== EXCERPTED DATA ==

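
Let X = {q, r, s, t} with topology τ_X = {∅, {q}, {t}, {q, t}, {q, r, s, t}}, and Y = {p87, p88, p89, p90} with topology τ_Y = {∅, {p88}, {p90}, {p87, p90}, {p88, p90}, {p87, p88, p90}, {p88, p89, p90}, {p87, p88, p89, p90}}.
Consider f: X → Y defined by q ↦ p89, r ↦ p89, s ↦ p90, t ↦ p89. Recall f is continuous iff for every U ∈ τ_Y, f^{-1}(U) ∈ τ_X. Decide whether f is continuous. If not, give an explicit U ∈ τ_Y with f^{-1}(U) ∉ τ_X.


f is NOT continuous.

Compute f^{-1}(U) for each U ∈ τ_Y:
  U = ∅: f^{-1}(U) = ∅ ∈ τ_X ✓.
  U = {p88}: f^{-1}(U) = ∅ ∈ τ_X ✓.
  U = {p90}: f^{-1}(U) = {s} ∉ τ_X ✗.
  U = {p87, p90}: f^{-1}(U) = {s} ∉ τ_X ✗.
  U = {p88, p90}: f^{-1}(U) = {s} ∉ τ_X ✗.
  U = {p87, p88, p90}: f^{-1}(U) = {s} ∉ τ_X ✗.
  U = {p88, p89, p90}: f^{-1}(U) = {q, r, s, t} ∈ τ_X ✓.
  U = {p87, p88, p89, p90}: f^{-1}(U) = {q, r, s, t} ∈ τ_X ✓.
Found U = {p90} with f^{-1}(U) = {s} not in τ_X. Therefore f is NOT continuous.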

== WHAT THE TASK ASKS ==
Only the lines from the one containing "Consider f: X" through the last line of the entries above should be copied, exactly as written.

== SOLUTION TO THIS EXERCISE ==
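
Consider f: X → Y defined by q ↦ p89, r ↦ p89, s ↦ p90, t ↦ p89. Recall f is continuous iff for every U ∈ τ_Y, f^{-1}(U) ∈ τ_X. Decide whether f is continuous. If not, give an explicit U ∈ τ_Y with f^{-1}(U) ∉ τ_X.


f is NOT continuous.

Compute f^{-1}(U) for each U ∈ τ_Y:
  U = ∅: f^{-1}(U) = ∅ ∈ τ_X ✓.
  U = {p88}: f^{-1}(U) = ∅ ∈ τ_X ✓.
  U = {p90}: f^{-1}(U) = {s} ∉ τ_X ✗.
  U = {p87, p90}: f^{-1}(U) = {s} ∉ τ_X ✗.
  U = {p88, p90}: f^{-1}(U) = {s} ∉ τ_X ✗.
  U = {p87, p88, p90}: f^{-1}(U) = {s} ∉ τ_X ✗.
  U = {p88, p89, p90}: f^{-1}(U) = {q, r, s, t} ∈ τ_X ✓.
  U = {p87, p88, p89, p90}: f^{-1}(U) = {q, r, s, t} ∈ τ_X ✓.
Found U = {p90} with f^{-1}(U) = {s} not in τ_X. Therefore f is NOT continuous.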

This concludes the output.